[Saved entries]
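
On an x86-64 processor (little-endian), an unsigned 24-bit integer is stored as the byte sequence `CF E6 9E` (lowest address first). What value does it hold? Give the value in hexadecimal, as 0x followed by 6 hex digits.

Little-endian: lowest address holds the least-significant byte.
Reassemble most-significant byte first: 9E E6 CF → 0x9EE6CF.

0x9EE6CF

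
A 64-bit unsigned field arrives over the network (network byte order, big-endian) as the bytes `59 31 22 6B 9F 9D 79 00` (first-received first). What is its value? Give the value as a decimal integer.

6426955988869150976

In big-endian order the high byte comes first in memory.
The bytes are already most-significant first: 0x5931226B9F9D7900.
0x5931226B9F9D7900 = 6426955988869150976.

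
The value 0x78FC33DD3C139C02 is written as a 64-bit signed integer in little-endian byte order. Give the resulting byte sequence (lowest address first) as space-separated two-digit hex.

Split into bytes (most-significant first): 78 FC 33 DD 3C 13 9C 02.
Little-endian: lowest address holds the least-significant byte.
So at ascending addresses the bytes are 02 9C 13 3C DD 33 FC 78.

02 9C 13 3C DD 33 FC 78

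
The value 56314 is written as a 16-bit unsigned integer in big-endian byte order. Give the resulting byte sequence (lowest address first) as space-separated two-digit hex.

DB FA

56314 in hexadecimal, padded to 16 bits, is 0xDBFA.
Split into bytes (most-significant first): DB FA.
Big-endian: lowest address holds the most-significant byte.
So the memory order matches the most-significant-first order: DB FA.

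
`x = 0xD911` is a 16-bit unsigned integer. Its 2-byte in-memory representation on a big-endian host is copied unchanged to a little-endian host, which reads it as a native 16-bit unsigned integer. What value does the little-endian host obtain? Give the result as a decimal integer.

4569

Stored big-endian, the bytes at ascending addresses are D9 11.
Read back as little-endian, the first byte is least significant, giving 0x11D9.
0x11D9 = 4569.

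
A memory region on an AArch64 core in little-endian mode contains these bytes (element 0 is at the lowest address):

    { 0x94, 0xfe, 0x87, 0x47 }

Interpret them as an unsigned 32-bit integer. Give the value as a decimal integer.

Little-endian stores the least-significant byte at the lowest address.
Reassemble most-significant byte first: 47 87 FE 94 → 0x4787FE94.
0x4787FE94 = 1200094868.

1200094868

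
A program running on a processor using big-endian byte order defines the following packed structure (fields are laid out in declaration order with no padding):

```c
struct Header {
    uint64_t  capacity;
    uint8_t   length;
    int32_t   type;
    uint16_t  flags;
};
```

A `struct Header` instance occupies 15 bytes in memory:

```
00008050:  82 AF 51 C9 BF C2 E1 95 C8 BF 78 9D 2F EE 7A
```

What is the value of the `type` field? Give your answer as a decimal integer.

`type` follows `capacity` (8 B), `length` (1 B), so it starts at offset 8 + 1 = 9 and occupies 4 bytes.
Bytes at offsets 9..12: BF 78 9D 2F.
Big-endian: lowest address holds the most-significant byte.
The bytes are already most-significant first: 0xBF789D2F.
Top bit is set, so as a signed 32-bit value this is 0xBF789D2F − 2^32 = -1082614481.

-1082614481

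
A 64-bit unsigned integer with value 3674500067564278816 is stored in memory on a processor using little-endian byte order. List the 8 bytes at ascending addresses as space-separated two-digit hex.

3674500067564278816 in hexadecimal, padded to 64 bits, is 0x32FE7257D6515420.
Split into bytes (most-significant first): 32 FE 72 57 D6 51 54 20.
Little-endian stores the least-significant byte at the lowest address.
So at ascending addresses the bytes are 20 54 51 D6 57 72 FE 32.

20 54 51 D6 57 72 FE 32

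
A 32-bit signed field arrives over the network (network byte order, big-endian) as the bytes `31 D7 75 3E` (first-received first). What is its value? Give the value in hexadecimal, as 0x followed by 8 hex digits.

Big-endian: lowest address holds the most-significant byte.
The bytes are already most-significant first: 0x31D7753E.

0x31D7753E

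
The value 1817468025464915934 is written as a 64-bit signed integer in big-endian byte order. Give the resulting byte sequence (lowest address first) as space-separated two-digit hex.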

- _Task to carry out_
The records above should be repeated exactly. Print them all.

- _Answer for this exercise_
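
On an x86-64 processor (little-endian), an unsigned 24-bit integer is stored as the byte sequence `CF E6 9E` (lowest address first). What value does it hold? Give the value in hexadecimal, as 0x followed by 6 hex digits.

Little-endian: lowest address holds the least-significant byte.
Reassemble most-significant byte first: 9E E6 CF → 0x9EE6CF.

0x9EE6CF

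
A 64-bit unsigned field arrives over the network (network byte order, big-endian) as the bytes `59 31 22 6B 9F 9D 79 00` (first-received first). What is its value? Give the value as a decimal integer.

6426955988869150976

In big-endian order the high byte comes first in memory.
The bytes are already most-significant first: 0x5931226B9F9D7900.
0x5931226B9F9D7900 = 6426955988869150976.

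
The value 0x78FC33DD3C139C02 is written as a 64-bit signed integer in little-endian byte order. Give the resulting byte sequence (lowest address first) as space-separated two-digit hex.

Split into bytes (most-significant first): 78 FC 33 DD 3C 13 9C 02.
Little-endian: lowest address holds the least-significant byte.
So at ascending addresses the bytes are 02 9C 13 3C DD 33 FC 78.

02 9C 13 3C DD 33 FC 78

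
The value 56314 is written as a 16-bit unsigned integer in big-endian byte order. Give the resulting byte sequence (lowest address first) as space-separated two-digit hex.

DB FA

56314 in hexadecimal, padded to 16 bits, is 0xDBFA.
Split into bytes (most-significant first): DB FA.
Big-endian: lowest address holds the most-significant byte.
So the memory order matches the most-significant-first order: DB FA.

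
`x = 0xD911` is a 16-bit unsigned integer. Its 2-byte in-memory representation on a big-endian host is copied unchanged to a little-endian host, which reads it as a native 16-bit unsigned integer. What value does the little-endian host obtain? Give the result as a decimal integer.

4569

Stored big-endian, the bytes at ascending addresses are D9 11.
Read back as little-endian, the first byte is least significant, giving 0x11D9.
0x11D9 = 4569.

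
A memory region on an AArch64 core in little-endian mode contains these bytes (element 0 is at the lowest address):

    { 0x94, 0xfe, 0x87, 0x47 }

Interpret them as an unsigned 32-bit integer. Give the value as a decimal integer.

Little-endian stores the least-significant byte at the lowest address.
Reassemble most-significant byte first: 47 87 FE 94 → 0x4787FE94.
0x4787FE94 = 1200094868.

1200094868

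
A program running on a processor using big-endian byte order defines the following packed structure (fields are laid out in declaration order with no padding):

```c
struct Header {
    uint64_t  capacity;
    uint8_t   length;
    int32_t   type;
    uint16_t  flags;
};
```

A `struct Header` instance occupies 15 bytes in memory:

```
00008050:  82 AF 51 C9 BF C2 E1 95 C8 BF 78 9D 2F EE 7A
```

What is the value of the `type` field? Give your answer as a decimal integer.

`type` follows `capacity` (8 B), `length` (1 B), so it starts at offset 8 + 1 = 9 and occupies 4 bytes.
Bytes at offsets 9..12: BF 78 9D 2F.
Big-endian: lowest address holds the most-significant byte.
The bytes are already most-significant first: 0xBF789D2F.
Top bit is set, so as a signed 32-bit value this is 0xBF789D2F − 2^32 = -1082614481.

-1082614481

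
A 64-bit unsigned integer with value 3674500067564278816 is stored in memory on a processor using little-endian byte order. List the 8 bytes at ascending addresses as space-separated two-digit hex.

3674500067564278816 in hexadecimal, padded to 64 bits, is 0x32FE7257D6515420.
Split into bytes (most-significant first): 32 FE 72 57 D6 51 54 20.
Little-endian stores the least-significant byte at the lowest address.
So at ascending addresses the bytes are 20 54 51 D6 57 72 FE 32.

20 54 51 D6 57 72 FE 32

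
A 32-bit signed field arrives over the network (network byte order, big-endian) as the bytes `31 D7 75 3E` (first-received first). What is its value? Give the value in hexadecimal, as 0x followed by 8 hex digits.

Big-endian: lowest address holds the most-significant byte.
The bytes are already most-significant first: 0x31D7753E.

0x31D7753E

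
The value 1817468025464915934 is written as a 64-bit signed integer in big-endian byte order. Give the resulting byte sequence (lowest address first) as space-separated two-digit hex.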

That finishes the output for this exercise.